Stored data:
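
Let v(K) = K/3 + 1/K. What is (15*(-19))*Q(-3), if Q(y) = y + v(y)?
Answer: 1235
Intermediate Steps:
v(K) = 1/K + K/3 (v(K) = K*(1/3) + 1/K = K/3 + 1/K = 1/K + K/3)
Q(y) = 1/y + 4*y/3 (Q(y) = y + (1/y + y/3) = 1/y + 4*y/3)
(15*(-19))*Q(-3) = (15*(-19))*(1/(-3) + (4/3)*(-3)) = -285*(-1/3 - 4) = -285*(-13/3) = 1235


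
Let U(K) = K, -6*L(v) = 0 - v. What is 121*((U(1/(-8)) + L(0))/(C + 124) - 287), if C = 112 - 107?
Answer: -35838385/1032 ≈ -34727.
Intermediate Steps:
C = 5
L(v) = v/6 (L(v) = -(0 - v)/6 = -(-1)*v/6 = v/6)
121*((U(1/(-8)) + L(0))/(C + 124) - 287) = 121*((1/(-8) + (1/6)*0)/(5 + 124) - 287) = 121*((-1/8 + 0)/129 - 287) = 121*(-1/8*1/129 - 287) = 121*(-1/1032 - 287) = 121*(-296185/1032) = -35838385/1032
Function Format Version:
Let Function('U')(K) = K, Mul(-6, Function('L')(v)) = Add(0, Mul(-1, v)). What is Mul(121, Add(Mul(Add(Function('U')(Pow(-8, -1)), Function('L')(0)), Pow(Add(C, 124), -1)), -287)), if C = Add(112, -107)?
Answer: Rational(-35838385, 1032) ≈ -34727.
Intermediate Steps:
C = 5
Function('L')(v) = Mul(Rational(1, 6), v) (Function('L')(v) = Mul(Rational(-1, 6), Add(0, Mul(-1, v))) = Mul(Rational(-1, 6), Mul(-1, v)) = Mul(Rational(1, 6), v))
Mul(121, Add(Mul(Add(Function('U')(Pow(-8, -1)), Function('L')(0)), Pow(Add(C, 124), -1)), -287)) = Mul(121, Add(Mul(Add(Pow(-8, -1), Mul(Rational(1, 6), 0)), Pow(Add(5, 124), -1)), -287)) = Mul(121, Add(Mul(Add(Rational(-1, 8), 0), Pow(129, -1)), -287)) = Mul(121, Add(Mul(Rational(-1, 8), Rational(1, 129)), -287)) = Mul(121, Add(Rational(-1, 1032), -287)) = Mul(121, Rational(-296185, 1032)) = Rational(-35838385, 1032)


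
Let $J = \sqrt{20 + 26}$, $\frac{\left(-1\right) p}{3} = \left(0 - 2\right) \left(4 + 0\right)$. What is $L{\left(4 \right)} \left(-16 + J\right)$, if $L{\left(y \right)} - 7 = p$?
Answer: $-496 + 31 \sqrt{46} \approx -285.75$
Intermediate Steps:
$p = 24$ ($p = - 3 \left(0 - 2\right) \left(4 + 0\right) = - 3 \left(\left(-2\right) 4\right) = \left(-3\right) \left(-8\right) = 24$)
$L{\left(y \right)} = 31$ ($L{\left(y \right)} = 7 + 24 = 31$)
$J = \sqrt{46} \approx 6.7823$
$L{\left(4 \right)} \left(-16 + J\right) = 31 \left(-16 + \sqrt{46}\right) = -496 + 31 \sqrt{46}$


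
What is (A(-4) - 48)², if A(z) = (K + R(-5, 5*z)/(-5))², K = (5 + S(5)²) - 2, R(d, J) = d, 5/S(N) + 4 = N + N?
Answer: 1132120609/1679616 ≈ 674.04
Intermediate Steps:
S(N) = 5/(-4 + 2*N) (S(N) = 5/(-4 + (N + N)) = 5/(-4 + 2*N))
K = 133/36 (K = (5 + (5/(2*(-2 + 5)))²) - 2 = (5 + ((5/2)/3)²) - 2 = (5 + ((5/2)*(⅓))²) - 2 = (5 + (⅚)²) - 2 = (5 + 25/36) - 2 = 205/36 - 2 = 133/36 ≈ 3.6944)
A(z) = 28561/1296 (A(z) = (133/36 - 5/(-5))² = (133/36 - 5*(-⅕))² = (133/36 + 1)² = (169/36)² = 28561/1296)
(A(-4) - 48)² = (28561/1296 - 48)² = (-33647/1296)² = 1132120609/1679616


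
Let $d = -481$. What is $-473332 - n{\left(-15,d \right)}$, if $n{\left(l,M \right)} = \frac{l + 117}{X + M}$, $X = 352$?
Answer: $- \frac{20353242}{43} \approx -4.7333 \cdot 10^{5}$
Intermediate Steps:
$n{\left(l,M \right)} = \frac{117 + l}{352 + M}$ ($n{\left(l,M \right)} = \frac{l + 117}{352 + M} = \frac{117 + l}{352 + M}$)
$-473332 - n{\left(-15,d \right)} = -473332 - \frac{117 - 15}{352 - 481} = -473332 - \frac{1}{-129} \cdot 102 = -473332 - \left(- \frac{1}{129}\right) 102 = -473332 - - \frac{34}{43} = -473332 + \frac{34}{43} = - \frac{20353242}{43}$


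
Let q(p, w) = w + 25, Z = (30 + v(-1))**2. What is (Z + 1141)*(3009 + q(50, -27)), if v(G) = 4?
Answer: 6907079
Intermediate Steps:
Z = 1156 (Z = (30 + 4)**2 = 34**2 = 1156)
q(p, w) = 25 + w
(Z + 1141)*(3009 + q(50, -27)) = (1156 + 1141)*(3009 + (25 - 27)) = 2297*(3009 - 2) = 2297*3007 = 6907079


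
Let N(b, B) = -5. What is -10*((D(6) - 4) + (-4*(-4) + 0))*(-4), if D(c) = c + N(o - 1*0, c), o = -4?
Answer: 520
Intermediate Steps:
D(c) = -5 + c (D(c) = c - 5 = -5 + c)
-10*((D(6) - 4) + (-4*(-4) + 0))*(-4) = -10*(((-5 + 6) - 4) + (-4*(-4) + 0))*(-4) = -10*((1 - 4) + (16 + 0))*(-4) = -10*(-3 + 16)*(-4) = -10*13*(-4) = -130*(-4) = 520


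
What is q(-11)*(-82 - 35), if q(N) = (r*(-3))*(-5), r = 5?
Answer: -8775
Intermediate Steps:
q(N) = 75 (q(N) = (5*(-3))*(-5) = -15*(-5) = 75)
q(-11)*(-82 - 35) = 75*(-82 - 35) = 75*(-117) = -8775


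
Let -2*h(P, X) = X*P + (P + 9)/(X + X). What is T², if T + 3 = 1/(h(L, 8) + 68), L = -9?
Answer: 96721/10816 ≈ 8.9424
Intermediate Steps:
h(P, X) = -P*X/2 - (9 + P)/(4*X) (h(P, X) = -(X*P + (P + 9)/(X + X))/2 = -(P*X + (9 + P)/((2*X)))/2 = -(P*X + (9 + P)*(1/(2*X)))/2 = -(P*X + (9 + P)/(2*X))/2 = -P*X/2 - (9 + P)/(4*X))
T = -311/104 (T = -3 + 1/((¼)*(-9 - 1*(-9) - 2*(-9)*8²)/8 + 68) = -3 + 1/((¼)*(⅛)*(-9 + 9 - 2*(-9)*64) + 68) = -3 + 1/((¼)*(⅛)*(-9 + 9 + 1152) + 68) = -3 + 1/((¼)*(⅛)*1152 + 68) = -3 + 1/(36 + 68) = -3 + 1/104 = -311/104 ≈ -2.9904)
T² = (-311/104)² = 96721/10816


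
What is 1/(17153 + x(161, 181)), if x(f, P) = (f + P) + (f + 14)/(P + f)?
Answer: 342/5983465 ≈ 5.7158e-5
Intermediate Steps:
x(f, P) = P + f + (14 + f)/(P + f) (x(f, P) = (P + f) + (14 + f)/(P + f) = P + f + (14 + f)/(P + f))
1/(17153 + x(161, 181)) = 1/(17153 + (14 + 161 + 181² + 161² + 2*181*161)/(181 + 161)) = 1/(17153 + (14 + 161 + 32761 + 25921 + 58282)/342) = 1/(17153 + (1/342)*117139) = 1/(17153 + 117139/342) = 1/(5983465/342) = 342/5983465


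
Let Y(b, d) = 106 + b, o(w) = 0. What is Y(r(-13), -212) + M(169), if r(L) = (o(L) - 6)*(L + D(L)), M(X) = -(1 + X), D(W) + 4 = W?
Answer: 116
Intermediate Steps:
D(W) = -4 + W
M(X) = -1 - X
r(L) = 24 - 12*L (r(L) = (0 - 6)*(L + (-4 + L)) = -6*(-4 + 2*L) = 24 - 12*L)
Y(r(-13), -212) + M(169) = (106 + (24 - 12*(-13))) + (-1 - 1*169) = (106 + (24 + 156)) + (-1 - 169) = (106 + 180) - 170 = 286 - 170 = 116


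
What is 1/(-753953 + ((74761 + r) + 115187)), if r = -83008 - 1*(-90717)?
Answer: -1/556296 ≈ -1.7976e-6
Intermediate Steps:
r = 7709 (r = -83008 + 90717 = 7709)
1/(-753953 + ((74761 + r) + 115187)) = 1/(-753953 + ((74761 + 7709) + 115187)) = 1/(-753953 + (82470 + 115187)) = 1/(-753953 + 197657) = 1/(-556296) = -1/556296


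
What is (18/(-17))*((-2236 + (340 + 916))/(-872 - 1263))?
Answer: -504/1037 ≈ -0.48602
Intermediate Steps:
(18/(-17))*((-2236 + (340 + 916))/(-872 - 1263)) = (18*(-1/17))*((-2236 + 1256)/(-2135)) = -(-17640)*(-1)/(17*2135) = -18/17*28/61 = -504/1037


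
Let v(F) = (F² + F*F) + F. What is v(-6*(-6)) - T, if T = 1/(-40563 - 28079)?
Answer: 180391177/68642 ≈ 2628.0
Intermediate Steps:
v(F) = F + 2*F² (v(F) = (F² + F²) + F = 2*F² + F = F + 2*F²)
T = -1/68642 (T = 1/(-68642) = -1/68642 ≈ -1.4568e-5)
v(-6*(-6)) - T = (-6*(-6))*(1 + 2*(-6*(-6))) - 1*(-1/68642) = 36*(1 + 2*36) + 1/68642 = 36*(1 + 72) + 1/68642 = 36*73 + 1/68642 = 2628 + 1/68642 = 180391177/68642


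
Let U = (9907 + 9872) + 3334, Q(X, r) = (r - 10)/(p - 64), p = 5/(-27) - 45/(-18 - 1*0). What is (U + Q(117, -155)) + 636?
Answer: 79116829/3331 ≈ 23752.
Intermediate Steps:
p = 125/54 (p = 5*(-1/27) - 45/(-18 + 0) = -5/27 - 45/(-18) = -5/27 - 45*(-1/18) = -5/27 + 5/2 = 125/54 ≈ 2.3148)
Q(X, r) = 540/3331 - 54*r/3331 (Q(X, r) = (r - 10)/(125/54 - 64) = (-10 + r)/(-3331/54) = (-10 + r)*(-54/3331) = 540/3331 - 54*r/3331)
U = 23113 (U = 19779 + 3334 = 23113)
(U + Q(117, -155)) + 636 = (23113 + (540/3331 - 54/3331*(-155))) + 636 = (23113 + (540/3331 + 8370/3331)) + 636 = (23113 + 8910/3331) + 636 = 76998313/3331 + 636 = 79116829/3331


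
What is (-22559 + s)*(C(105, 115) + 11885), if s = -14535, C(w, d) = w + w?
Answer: -448651930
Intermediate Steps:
C(w, d) = 2*w
(-22559 + s)*(C(105, 115) + 11885) = (-22559 - 14535)*(2*105 + 11885) = -37094*(210 + 11885) = -37094*12095 = -448651930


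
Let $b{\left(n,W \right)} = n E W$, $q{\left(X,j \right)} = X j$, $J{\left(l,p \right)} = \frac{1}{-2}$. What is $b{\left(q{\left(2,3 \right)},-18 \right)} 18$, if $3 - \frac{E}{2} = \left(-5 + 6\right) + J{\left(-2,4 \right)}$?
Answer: $-9720$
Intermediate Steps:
$J{\left(l,p \right)} = - \frac{1}{2}$
$E = 5$ ($E = 6 - 2 \left(\left(-5 + 6\right) - \frac{1}{2}\right) = 6 - 2 \left(1 - \frac{1}{2}\right) = 6 - 1 = 5$)
$b{\left(n,W \right)} = 5 W n$ ($b{\left(n,W \right)} = n 5 W = 5 n W = 5 W n$)
$b{\left(q{\left(2,3 \right)},-18 \right)} 18 = 5 \left(-18\right) 2 \cdot 3 \cdot 18 = 5 \left(-18\right) 6 \cdot 18 = \left(-540\right) 18 = -9720$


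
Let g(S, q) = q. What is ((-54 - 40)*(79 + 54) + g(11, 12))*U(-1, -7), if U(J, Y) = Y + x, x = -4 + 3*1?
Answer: 99920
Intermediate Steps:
x = -1 (x = -4 + 3 = -1)
U(J, Y) = -1 + Y (U(J, Y) = Y - 1 = -1 + Y)
((-54 - 40)*(79 + 54) + g(11, 12))*U(-1, -7) = ((-54 - 40)*(79 + 54) + 12)*(-1 - 7) = (-94*133 + 12)*(-8) = (-12502 + 12)*(-8) = -12490*(-8) = 99920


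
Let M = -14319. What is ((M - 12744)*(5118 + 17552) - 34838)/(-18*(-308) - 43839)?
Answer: 613553048/38295 ≈ 16022.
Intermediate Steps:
((M - 12744)*(5118 + 17552) - 34838)/(-18*(-308) - 43839) = ((-14319 - 12744)*(5118 + 17552) - 34838)/(-18*(-308) - 43839) = (-27063*22670 - 34838)/(5544 - 43839) = (-613518210 - 34838)/(-38295) = -613553048*(-1/38295) = 613553048/38295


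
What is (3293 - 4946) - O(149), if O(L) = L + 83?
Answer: -1885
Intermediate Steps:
O(L) = 83 + L
(3293 - 4946) - O(149) = (3293 - 4946) - (83 + 149) = -1653 - 1*232 = -1653 - 232 = -1885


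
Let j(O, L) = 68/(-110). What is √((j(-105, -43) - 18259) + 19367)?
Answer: √3349830/55 ≈ 33.277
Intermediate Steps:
j(O, L) = -34/55 (j(O, L) = 68*(-1/110) = -34/55)
√((j(-105, -43) - 18259) + 19367) = √((-34/55 - 18259) + 19367) = √(-1004279/55 + 19367) = √(60906/55) = √3349830/55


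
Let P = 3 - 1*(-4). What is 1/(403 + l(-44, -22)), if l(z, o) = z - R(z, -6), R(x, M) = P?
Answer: 1/352 ≈ 0.0028409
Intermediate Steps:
P = 7 (P = 3 + 4 = 7)
R(x, M) = 7
l(z, o) = -7 + z (l(z, o) = z - 1*7 = z - 7 = -7 + z)
1/(403 + l(-44, -22)) = 1/(403 + (-7 - 44)) = 1/(403 - 51) = 1/352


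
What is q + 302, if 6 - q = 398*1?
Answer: -90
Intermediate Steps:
q = -392 (q = 6 - 398 = -392)
q + 302 = -392 + 302 = -90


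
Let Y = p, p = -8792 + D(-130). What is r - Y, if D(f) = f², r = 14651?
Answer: 6543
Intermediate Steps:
p = 8108 (p = -8792 + (-130)² = -8792 + 16900 = 8108)
Y = 8108
r - Y = 14651 - 1*8108 = 14651 - 8108 = 6543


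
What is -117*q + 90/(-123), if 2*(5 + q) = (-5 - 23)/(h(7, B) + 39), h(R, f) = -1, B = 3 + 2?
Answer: 488724/779 ≈ 627.37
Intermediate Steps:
B = 5
q = -102/19 (q = -5 + ((-5 - 23)/(-1 + 39))/2 = -5 + (-28/38)/2 = -5 + (-28*1/38)/2 = -5 + (½)*(-14/19) = -5 - 7/19 = -102/19 ≈ -5.3684)
-117*q + 90/(-123) = -117*(-102/19) + 90/(-123) = 11934/19 + 90*(-1/123) = 11934/19 - 30/41 = 488724/779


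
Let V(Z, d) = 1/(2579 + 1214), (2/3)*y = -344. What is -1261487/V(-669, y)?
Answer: -4784820191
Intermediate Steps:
y = -516 (y = (3/2)*(-344) = -516)
V(Z, d) = 1/3793
-1261487/V(-669, y) = -1261487/1/3793 = -1261487*3793 = -4784820191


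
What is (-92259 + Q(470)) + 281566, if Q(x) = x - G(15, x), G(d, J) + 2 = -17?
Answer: 189796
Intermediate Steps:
G(d, J) = -19 (G(d, J) = -2 - 17 = -19)
Q(x) = 19 + x (Q(x) = x - 1*(-19) = x + 19 = 19 + x)
(-92259 + Q(470)) + 281566 = (-92259 + (19 + 470)) + 281566 = (-92259 + 489) + 281566 = -91770 + 281566 = 189796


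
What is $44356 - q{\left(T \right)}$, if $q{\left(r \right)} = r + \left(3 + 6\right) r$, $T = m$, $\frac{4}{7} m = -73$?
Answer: $\frac{91267}{2} \approx 45634.0$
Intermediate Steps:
$m = - \frac{511}{4}$ ($m = \frac{7}{4} \left(-73\right) = - \frac{511}{4} \approx -127.75$)
$T = - \frac{511}{4} \approx -127.75$
$q{\left(r \right)} = 10 r$ ($q{\left(r \right)} = r + 9 r = 10 r$)
$44356 - q{\left(T \right)} = 44356 - 10 \left(- \frac{511}{4}\right) = 44356 - - \frac{2555}{2} = 44356 + \frac{2555}{2} = \frac{91267}{2}$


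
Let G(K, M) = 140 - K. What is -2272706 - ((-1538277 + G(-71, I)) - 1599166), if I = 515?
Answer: 864526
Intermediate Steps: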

▶ _ASSIGNMENT_
Your answer must consist solely of the lines above between the line holding "What is q + 302, if 6 - q = 398*1?" and the line holding "Let G(K, M)", inclusive, copied exactly.

▶ _SOLUTION TO THE PROBLEM_
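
What is q + 302, if 6 - q = 398*1?
Answer: -90
Intermediate Steps:
q = -392 (q = 6 - 398 = -392)
q + 302 = -392 + 302 = -90


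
Let Y = p, p = -8792 + D(-130). What is r - Y, if D(f) = f², r = 14651?
Answer: 6543
Intermediate Steps:
p = 8108 (p = -8792 + (-130)² = -8792 + 16900 = 8108)
Y = 8108
r - Y = 14651 - 1*8108 = 14651 - 8108 = 6543


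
What is -117*q + 90/(-123), if 2*(5 + q) = (-5 - 23)/(h(7, B) + 39), h(R, f) = -1, B = 3 + 2?
Answer: 488724/779 ≈ 627.37
Intermediate Steps:
B = 5
q = -102/19 (q = -5 + ((-5 - 23)/(-1 + 39))/2 = -5 + (-28/38)/2 = -5 + (-28*1/38)/2 = -5 + (½)*(-14/19) = -5 - 7/19 = -102/19 ≈ -5.3684)
-117*q + 90/(-123) = -117*(-102/19) + 90/(-123) = 11934/19 + 90*(-1/123) = 11934/19 - 30/41 = 488724/779


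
Let V(Z, d) = 1/(2579 + 1214), (2/3)*y = -344. What is -1261487/V(-669, y)?
Answer: -4784820191
Intermediate Steps:
y = -516 (y = (3/2)*(-344) = -516)
V(Z, d) = 1/3793
-1261487/V(-669, y) = -1261487/1/3793 = -1261487*3793 = -4784820191


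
What is (-92259 + Q(470)) + 281566, if Q(x) = x - G(15, x), G(d, J) + 2 = -17?
Answer: 189796
Intermediate Steps:
G(d, J) = -19 (G(d, J) = -2 - 17 = -19)
Q(x) = 19 + x (Q(x) = x - 1*(-19) = x + 19 = 19 + x)
(-92259 + Q(470)) + 281566 = (-92259 + (19 + 470)) + 281566 = (-92259 + 489) + 281566 = -91770 + 281566 = 189796


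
What is $44356 - q{\left(T \right)}$, if $q{\left(r \right)} = r + \left(3 + 6\right) r$, $T = m$, $\frac{4}{7} m = -73$?
Answer: $\frac{91267}{2} \approx 45634.0$
Intermediate Steps:
$m = - \frac{511}{4}$ ($m = \frac{7}{4} \left(-73\right) = - \frac{511}{4} \approx -127.75$)
$T = - \frac{511}{4} \approx -127.75$
$q{\left(r \right)} = 10 r$ ($q{\left(r \right)} = r + 9 r = 10 r$)
$44356 - q{\left(T \right)} = 44356 - 10 \left(- \frac{511}{4}\right) = 44356 - - \frac{2555}{2} = 44356 + \frac{2555}{2} = \frac{91267}{2}$


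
Let G(K, M) = 140 - K. What is -2272706 - ((-1538277 + G(-71, I)) - 1599166), if I = 515?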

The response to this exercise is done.